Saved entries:
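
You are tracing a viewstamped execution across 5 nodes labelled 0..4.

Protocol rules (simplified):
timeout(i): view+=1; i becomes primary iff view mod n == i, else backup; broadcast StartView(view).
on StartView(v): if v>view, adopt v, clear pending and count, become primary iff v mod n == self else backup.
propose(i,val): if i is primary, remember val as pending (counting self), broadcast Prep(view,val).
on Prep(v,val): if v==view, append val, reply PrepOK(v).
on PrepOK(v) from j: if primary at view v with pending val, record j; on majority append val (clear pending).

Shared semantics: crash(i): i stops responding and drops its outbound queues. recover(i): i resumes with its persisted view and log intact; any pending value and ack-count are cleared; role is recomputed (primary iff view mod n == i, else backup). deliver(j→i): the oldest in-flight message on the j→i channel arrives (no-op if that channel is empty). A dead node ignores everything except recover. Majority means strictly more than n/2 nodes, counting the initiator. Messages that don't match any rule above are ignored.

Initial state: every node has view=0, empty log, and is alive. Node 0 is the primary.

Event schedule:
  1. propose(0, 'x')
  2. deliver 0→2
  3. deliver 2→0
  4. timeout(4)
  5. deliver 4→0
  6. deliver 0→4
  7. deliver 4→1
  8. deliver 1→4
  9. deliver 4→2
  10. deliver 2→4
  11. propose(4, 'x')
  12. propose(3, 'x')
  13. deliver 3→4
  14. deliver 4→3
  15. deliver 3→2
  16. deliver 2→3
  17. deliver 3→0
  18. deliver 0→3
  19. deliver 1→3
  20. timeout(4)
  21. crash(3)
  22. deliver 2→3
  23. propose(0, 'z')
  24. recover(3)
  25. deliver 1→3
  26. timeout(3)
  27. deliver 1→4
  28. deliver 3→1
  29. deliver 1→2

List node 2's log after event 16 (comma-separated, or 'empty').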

...

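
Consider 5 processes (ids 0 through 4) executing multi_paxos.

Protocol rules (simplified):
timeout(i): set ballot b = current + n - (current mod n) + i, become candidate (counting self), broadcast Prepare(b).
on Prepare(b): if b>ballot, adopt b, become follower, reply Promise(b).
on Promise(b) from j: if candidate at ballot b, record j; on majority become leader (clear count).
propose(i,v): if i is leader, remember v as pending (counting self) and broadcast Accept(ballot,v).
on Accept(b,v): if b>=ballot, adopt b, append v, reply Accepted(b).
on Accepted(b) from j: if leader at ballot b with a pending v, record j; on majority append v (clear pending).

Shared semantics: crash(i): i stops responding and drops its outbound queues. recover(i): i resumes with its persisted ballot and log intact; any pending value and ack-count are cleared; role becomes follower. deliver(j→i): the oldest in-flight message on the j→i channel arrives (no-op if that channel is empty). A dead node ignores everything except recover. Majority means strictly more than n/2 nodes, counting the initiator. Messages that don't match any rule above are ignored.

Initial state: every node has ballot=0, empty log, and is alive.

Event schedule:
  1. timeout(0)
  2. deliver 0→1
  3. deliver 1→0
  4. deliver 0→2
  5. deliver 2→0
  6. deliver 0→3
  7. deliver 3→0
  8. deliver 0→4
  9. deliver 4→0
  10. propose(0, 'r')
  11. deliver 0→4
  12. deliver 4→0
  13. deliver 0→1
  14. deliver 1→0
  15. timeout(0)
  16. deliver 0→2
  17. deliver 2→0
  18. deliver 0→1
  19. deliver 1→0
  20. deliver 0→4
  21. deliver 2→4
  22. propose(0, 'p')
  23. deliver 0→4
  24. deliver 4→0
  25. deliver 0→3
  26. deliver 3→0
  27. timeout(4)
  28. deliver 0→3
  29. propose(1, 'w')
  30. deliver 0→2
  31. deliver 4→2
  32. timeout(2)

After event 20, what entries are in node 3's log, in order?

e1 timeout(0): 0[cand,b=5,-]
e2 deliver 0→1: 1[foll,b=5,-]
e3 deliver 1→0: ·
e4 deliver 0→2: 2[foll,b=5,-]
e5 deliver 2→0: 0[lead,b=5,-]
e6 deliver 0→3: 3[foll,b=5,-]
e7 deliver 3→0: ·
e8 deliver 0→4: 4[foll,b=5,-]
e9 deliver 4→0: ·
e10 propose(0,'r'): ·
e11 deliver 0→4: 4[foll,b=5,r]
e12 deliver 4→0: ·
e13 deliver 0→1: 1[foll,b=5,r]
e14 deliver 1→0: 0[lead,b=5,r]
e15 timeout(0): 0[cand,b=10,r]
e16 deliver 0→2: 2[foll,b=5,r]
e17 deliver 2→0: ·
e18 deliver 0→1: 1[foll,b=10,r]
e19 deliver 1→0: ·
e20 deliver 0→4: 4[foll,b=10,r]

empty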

▶ YOUR TASK
Set down, exactly as they stand above, the lines starting with the line with "2. deliver 0→1" and going on through the line with "32. timeout(2)", and no others.

▶ REPLY TO THE EXERCISE
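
  2. deliver 0→1
  3. deliver 1→0
  4. deliver 0→2
  5. deliver 2→0
  6. deliver 0→3
  7. deliver 3→0
  8. deliver 0→4
  9. deliver 4→0
  10. propose(0, 'r')
  11. deliver 0→4
  12. deliver 4→0
  13. deliver 0→1
  14. deliver 1→0
  15. timeout(0)
  16. deliver 0→2
  17. deliver 2→0
  18. deliver 0→1
  19. deliver 1→0
  20. deliver 0→4
  21. deliver 2→4
  22. propose(0, 'p')
  23. deliver 0→4
  24. deliver 4→0
  25. deliver 0→3
  26. deliver 3→0
  27. timeout(4)
  28. deliver 0→3
  29. propose(1, 'w')
  30. deliver 0→2
  31. deliver 4→2
  32. timeout(2)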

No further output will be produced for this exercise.